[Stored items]
◇ ◇ ◇ ◇ ◇

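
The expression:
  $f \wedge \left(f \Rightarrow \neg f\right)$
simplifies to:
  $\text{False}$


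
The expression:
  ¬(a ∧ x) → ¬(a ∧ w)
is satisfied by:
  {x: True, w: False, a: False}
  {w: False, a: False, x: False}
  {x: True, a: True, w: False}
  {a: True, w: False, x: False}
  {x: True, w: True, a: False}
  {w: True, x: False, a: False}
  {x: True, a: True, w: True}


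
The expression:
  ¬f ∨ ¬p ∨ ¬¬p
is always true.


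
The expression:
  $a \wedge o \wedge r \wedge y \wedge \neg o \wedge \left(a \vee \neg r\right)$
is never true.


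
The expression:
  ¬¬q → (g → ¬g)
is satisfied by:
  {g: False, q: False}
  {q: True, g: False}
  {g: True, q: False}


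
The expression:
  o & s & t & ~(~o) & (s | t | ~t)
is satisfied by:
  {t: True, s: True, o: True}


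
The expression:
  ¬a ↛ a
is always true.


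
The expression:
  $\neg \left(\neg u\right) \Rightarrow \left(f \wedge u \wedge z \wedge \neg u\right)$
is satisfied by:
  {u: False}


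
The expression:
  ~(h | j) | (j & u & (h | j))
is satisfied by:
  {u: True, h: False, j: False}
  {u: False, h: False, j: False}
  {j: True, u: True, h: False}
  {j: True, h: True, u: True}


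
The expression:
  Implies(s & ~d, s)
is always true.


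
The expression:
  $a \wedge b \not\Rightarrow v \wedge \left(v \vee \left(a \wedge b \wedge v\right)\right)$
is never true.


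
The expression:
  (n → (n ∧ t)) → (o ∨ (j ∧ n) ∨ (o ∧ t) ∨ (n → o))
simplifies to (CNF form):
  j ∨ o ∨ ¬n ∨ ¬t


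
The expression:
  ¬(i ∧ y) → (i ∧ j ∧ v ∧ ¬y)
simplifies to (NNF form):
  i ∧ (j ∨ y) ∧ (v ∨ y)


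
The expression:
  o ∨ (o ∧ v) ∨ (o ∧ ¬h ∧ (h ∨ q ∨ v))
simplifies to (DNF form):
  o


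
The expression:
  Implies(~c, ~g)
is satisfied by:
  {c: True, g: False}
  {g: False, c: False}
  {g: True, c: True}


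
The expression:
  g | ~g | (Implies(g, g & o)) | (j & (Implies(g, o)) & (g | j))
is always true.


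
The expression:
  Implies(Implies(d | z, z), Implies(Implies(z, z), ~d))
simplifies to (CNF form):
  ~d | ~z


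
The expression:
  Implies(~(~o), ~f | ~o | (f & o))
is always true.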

◇ ◇ ◇ ◇ ◇

=== PROBLEM DETAILS ===
Please copy the data above in its entirety, exactly as written.

=== TASK ANSWER ===
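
The expression:
  $f \wedge \left(f \Rightarrow \neg f\right)$
simplifies to:
  $\text{False}$


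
The expression:
  ¬(a ∧ x) → ¬(a ∧ w)
is satisfied by:
  {x: True, w: False, a: False}
  {w: False, a: False, x: False}
  {x: True, a: True, w: False}
  {a: True, w: False, x: False}
  {x: True, w: True, a: False}
  {w: True, x: False, a: False}
  {x: True, a: True, w: True}


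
The expression:
  ¬f ∨ ¬p ∨ ¬¬p
is always true.


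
The expression:
  $a \wedge o \wedge r \wedge y \wedge \neg o \wedge \left(a \vee \neg r\right)$
is never true.


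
The expression:
  ¬¬q → (g → ¬g)
is satisfied by:
  {g: False, q: False}
  {q: True, g: False}
  {g: True, q: False}


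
The expression:
  o & s & t & ~(~o) & (s | t | ~t)
is satisfied by:
  {t: True, s: True, o: True}


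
The expression:
  ¬a ↛ a
is always true.


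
The expression:
  $\neg \left(\neg u\right) \Rightarrow \left(f \wedge u \wedge z \wedge \neg u\right)$
is satisfied by:
  {u: False}


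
The expression:
  ~(h | j) | (j & u & (h | j))
is satisfied by:
  {u: True, h: False, j: False}
  {u: False, h: False, j: False}
  {j: True, u: True, h: False}
  {j: True, h: True, u: True}


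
The expression:
  Implies(s & ~d, s)
is always true.


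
The expression:
  $a \wedge b \not\Rightarrow v \wedge \left(v \vee \left(a \wedge b \wedge v\right)\right)$
is never true.


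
The expression:
  (n → (n ∧ t)) → (o ∨ (j ∧ n) ∨ (o ∧ t) ∨ (n → o))
simplifies to (CNF form):
  j ∨ o ∨ ¬n ∨ ¬t


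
The expression:
  ¬(i ∧ y) → (i ∧ j ∧ v ∧ ¬y)
simplifies to (NNF form):
  i ∧ (j ∨ y) ∧ (v ∨ y)


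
The expression:
  o ∨ (o ∧ v) ∨ (o ∧ ¬h ∧ (h ∨ q ∨ v))
simplifies to (DNF form):
  o


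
The expression:
  Implies(~c, ~g)
is satisfied by:
  {c: True, g: False}
  {g: False, c: False}
  {g: True, c: True}


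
The expression:
  g | ~g | (Implies(g, g & o)) | (j & (Implies(g, o)) & (g | j))
is always true.


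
The expression:
  Implies(Implies(d | z, z), Implies(Implies(z, z), ~d))
simplifies to (CNF form):
  ~d | ~z


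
The expression:
  Implies(~(~o), ~f | ~o | (f & o))
is always true.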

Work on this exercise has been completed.